#### [ACTION ITEM]
Lines from the one containing "Consider the cis diastereomer of 1-nitro-3-vinylcyclohexane." through the end of the data are to be returned exactly, and no others.

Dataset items
--*--
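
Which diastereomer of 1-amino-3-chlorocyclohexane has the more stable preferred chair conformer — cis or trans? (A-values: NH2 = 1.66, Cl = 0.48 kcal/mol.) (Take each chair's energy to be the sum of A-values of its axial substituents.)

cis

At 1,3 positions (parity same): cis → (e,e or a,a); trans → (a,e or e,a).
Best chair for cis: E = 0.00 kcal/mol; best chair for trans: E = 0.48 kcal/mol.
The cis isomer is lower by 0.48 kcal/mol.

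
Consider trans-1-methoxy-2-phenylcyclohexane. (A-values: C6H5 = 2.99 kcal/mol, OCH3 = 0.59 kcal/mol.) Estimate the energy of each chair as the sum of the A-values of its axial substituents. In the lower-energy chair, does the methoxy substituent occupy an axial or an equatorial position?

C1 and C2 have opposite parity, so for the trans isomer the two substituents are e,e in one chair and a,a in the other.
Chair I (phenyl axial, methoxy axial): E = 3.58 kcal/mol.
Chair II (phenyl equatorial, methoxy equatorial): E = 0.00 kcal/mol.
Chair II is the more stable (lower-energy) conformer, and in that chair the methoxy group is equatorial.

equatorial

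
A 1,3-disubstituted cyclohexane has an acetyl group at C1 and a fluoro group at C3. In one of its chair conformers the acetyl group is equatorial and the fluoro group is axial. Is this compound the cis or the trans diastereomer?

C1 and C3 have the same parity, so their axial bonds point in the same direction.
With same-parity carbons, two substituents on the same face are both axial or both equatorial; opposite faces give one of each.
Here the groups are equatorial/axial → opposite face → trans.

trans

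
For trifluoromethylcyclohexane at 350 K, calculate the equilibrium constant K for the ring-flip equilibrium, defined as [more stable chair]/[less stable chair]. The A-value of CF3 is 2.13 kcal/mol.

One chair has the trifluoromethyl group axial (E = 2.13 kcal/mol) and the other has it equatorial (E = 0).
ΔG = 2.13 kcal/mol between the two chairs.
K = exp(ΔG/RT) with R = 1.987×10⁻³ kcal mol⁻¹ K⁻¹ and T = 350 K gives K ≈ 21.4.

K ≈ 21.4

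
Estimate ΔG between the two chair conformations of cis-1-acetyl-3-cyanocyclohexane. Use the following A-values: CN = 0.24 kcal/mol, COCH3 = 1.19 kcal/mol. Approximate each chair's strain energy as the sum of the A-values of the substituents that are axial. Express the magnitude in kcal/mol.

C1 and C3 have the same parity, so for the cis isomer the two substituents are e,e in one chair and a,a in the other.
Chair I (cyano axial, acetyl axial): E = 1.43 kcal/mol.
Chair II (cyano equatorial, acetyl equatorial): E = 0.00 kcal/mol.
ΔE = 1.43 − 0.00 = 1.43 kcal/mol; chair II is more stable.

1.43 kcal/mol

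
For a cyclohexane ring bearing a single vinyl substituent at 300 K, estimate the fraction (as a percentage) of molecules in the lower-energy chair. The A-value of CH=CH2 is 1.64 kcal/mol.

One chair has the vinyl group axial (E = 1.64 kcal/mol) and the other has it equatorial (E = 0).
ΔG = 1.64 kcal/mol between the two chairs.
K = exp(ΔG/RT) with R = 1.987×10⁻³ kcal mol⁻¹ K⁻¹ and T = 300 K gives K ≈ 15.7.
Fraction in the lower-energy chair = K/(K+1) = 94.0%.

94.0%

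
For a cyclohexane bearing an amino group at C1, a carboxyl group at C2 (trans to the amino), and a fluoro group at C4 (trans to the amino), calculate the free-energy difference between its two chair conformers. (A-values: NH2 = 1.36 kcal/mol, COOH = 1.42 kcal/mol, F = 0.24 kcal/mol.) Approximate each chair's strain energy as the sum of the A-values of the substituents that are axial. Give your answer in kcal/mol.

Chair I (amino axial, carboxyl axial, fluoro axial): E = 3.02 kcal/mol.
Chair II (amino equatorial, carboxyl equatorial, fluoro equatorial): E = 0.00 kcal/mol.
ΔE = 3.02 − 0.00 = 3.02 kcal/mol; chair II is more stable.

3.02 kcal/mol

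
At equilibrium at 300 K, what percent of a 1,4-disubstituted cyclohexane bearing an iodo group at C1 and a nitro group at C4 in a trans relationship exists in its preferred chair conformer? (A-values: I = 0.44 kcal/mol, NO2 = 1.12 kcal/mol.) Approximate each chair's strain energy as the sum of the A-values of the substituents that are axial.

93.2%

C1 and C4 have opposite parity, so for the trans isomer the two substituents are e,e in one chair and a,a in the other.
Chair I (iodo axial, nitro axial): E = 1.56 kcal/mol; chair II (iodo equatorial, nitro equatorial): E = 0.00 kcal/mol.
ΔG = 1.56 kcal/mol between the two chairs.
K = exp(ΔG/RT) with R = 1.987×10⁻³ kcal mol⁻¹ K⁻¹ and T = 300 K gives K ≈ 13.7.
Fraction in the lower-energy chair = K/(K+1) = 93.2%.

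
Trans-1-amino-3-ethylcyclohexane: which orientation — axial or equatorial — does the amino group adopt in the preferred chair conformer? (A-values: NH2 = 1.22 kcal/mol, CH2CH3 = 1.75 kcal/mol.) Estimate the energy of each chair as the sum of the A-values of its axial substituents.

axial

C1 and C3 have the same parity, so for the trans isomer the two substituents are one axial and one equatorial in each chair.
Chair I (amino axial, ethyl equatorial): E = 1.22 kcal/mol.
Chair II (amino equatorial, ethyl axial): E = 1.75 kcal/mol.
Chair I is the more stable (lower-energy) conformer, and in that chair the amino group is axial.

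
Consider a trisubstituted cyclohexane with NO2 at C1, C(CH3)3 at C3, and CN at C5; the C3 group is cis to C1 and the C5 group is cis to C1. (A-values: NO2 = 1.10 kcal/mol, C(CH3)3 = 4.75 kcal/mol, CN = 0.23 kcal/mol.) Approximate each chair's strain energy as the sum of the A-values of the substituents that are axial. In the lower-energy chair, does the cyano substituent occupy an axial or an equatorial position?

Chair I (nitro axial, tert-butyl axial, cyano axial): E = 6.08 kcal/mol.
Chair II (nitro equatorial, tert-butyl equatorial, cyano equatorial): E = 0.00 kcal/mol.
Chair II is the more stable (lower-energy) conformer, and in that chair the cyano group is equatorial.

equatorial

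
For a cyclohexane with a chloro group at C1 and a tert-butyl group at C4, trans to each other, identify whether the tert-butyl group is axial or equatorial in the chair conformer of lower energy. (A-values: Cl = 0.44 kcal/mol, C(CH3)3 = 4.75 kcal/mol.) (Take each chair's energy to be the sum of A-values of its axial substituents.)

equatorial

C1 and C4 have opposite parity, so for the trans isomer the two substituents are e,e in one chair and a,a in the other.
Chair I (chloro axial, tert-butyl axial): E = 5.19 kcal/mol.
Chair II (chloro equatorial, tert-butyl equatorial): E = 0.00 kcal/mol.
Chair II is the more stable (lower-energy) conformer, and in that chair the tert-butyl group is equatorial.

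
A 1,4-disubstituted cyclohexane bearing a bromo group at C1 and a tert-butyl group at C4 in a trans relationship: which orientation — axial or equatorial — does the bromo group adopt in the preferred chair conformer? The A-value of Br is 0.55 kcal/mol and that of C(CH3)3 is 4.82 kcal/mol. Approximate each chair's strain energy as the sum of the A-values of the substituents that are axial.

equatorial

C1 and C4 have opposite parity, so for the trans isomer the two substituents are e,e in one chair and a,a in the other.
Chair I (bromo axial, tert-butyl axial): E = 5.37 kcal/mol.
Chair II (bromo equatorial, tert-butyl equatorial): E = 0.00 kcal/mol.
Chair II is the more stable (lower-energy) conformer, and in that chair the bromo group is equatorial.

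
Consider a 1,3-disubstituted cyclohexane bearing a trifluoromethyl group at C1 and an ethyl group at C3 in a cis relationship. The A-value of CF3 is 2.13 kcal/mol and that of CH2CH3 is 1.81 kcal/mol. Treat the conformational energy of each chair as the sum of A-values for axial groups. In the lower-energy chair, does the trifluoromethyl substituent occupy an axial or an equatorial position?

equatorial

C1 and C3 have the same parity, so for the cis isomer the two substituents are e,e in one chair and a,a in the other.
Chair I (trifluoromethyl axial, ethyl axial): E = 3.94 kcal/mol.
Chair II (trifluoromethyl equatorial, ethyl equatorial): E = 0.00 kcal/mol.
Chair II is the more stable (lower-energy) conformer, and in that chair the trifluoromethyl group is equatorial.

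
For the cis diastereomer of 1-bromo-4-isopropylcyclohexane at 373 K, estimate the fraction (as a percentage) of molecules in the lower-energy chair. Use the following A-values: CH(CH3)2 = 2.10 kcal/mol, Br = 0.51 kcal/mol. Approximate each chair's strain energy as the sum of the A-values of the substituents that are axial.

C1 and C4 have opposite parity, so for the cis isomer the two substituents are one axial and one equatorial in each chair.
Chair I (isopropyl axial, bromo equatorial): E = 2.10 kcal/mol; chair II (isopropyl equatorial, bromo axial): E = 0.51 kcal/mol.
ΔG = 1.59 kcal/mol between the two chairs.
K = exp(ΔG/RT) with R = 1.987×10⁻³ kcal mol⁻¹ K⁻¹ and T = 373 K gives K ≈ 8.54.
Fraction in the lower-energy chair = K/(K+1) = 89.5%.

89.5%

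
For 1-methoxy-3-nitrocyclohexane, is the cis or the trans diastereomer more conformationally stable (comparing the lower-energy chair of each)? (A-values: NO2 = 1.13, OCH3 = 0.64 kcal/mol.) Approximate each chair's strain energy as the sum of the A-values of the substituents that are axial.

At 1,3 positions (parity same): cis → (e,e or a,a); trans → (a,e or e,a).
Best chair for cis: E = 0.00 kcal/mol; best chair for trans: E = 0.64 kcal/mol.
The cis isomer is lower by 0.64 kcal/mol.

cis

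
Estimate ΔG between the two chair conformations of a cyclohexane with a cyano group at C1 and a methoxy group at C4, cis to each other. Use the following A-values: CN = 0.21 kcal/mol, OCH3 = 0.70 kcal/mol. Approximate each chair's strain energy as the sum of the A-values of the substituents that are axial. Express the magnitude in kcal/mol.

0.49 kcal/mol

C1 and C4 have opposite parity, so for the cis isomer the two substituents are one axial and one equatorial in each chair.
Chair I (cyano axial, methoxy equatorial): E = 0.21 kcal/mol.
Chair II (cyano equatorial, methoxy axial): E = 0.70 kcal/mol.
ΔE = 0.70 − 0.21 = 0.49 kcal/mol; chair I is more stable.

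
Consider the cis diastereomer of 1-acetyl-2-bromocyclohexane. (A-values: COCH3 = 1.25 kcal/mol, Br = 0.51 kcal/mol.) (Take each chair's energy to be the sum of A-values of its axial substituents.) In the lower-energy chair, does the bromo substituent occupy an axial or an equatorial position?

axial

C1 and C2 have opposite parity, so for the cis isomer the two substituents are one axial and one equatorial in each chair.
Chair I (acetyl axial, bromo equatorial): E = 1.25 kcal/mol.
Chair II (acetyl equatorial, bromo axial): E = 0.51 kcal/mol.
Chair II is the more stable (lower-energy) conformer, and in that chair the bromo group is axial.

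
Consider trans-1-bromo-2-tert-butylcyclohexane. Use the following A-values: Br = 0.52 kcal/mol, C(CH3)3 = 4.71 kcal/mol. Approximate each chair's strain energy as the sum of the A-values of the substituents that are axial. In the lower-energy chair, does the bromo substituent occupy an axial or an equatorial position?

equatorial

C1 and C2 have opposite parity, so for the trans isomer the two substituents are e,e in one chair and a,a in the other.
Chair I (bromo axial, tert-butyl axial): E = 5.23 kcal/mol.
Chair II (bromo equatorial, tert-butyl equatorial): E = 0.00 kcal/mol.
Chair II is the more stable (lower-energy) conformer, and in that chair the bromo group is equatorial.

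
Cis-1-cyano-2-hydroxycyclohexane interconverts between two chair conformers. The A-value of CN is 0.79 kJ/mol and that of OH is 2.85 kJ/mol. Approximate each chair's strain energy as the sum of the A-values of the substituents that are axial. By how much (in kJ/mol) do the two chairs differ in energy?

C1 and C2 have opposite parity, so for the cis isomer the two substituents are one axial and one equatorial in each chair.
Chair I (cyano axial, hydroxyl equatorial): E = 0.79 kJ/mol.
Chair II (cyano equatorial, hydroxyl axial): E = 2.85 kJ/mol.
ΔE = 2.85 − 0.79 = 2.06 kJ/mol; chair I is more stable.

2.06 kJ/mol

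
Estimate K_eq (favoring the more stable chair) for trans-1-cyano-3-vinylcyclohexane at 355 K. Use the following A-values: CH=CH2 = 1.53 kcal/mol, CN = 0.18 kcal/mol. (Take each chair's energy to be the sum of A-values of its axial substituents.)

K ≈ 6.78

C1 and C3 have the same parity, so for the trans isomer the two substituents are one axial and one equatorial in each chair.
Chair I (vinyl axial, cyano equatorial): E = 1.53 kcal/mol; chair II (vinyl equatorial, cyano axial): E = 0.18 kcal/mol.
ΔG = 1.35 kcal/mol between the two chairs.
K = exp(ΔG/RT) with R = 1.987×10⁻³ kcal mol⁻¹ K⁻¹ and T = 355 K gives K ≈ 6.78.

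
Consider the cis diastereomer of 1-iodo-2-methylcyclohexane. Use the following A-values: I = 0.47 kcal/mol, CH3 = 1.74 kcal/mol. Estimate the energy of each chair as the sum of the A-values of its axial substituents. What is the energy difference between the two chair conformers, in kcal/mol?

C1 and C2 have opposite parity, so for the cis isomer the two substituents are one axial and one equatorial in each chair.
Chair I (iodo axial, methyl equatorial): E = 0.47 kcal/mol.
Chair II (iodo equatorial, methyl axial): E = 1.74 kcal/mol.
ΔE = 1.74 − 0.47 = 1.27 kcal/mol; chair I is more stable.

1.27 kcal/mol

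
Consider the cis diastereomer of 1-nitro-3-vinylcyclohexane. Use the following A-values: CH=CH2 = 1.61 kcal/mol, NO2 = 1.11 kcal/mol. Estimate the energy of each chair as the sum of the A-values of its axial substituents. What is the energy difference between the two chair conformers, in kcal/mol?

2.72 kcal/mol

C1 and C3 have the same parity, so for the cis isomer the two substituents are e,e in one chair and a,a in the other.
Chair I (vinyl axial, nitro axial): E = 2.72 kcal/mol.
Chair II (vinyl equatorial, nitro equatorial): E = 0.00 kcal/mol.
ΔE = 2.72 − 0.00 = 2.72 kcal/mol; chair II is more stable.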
--*--
#### [ANSWER BOX]
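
Consider the cis diastereomer of 1-nitro-3-vinylcyclohexane. Use the following A-values: CH=CH2 = 1.61 kcal/mol, NO2 = 1.11 kcal/mol. Estimate the energy of each chair as the sum of the A-values of its axial substituents. What is the energy difference between the two chair conformers, in kcal/mol?

2.72 kcal/mol

C1 and C3 have the same parity, so for the cis isomer the two substituents are e,e in one chair and a,a in the other.
Chair I (vinyl axial, nitro axial): E = 2.72 kcal/mol.
Chair II (vinyl equatorial, nitro equatorial): E = 0.00 kcal/mol.
ΔE = 2.72 − 0.00 = 2.72 kcal/mol; chair II is more stable.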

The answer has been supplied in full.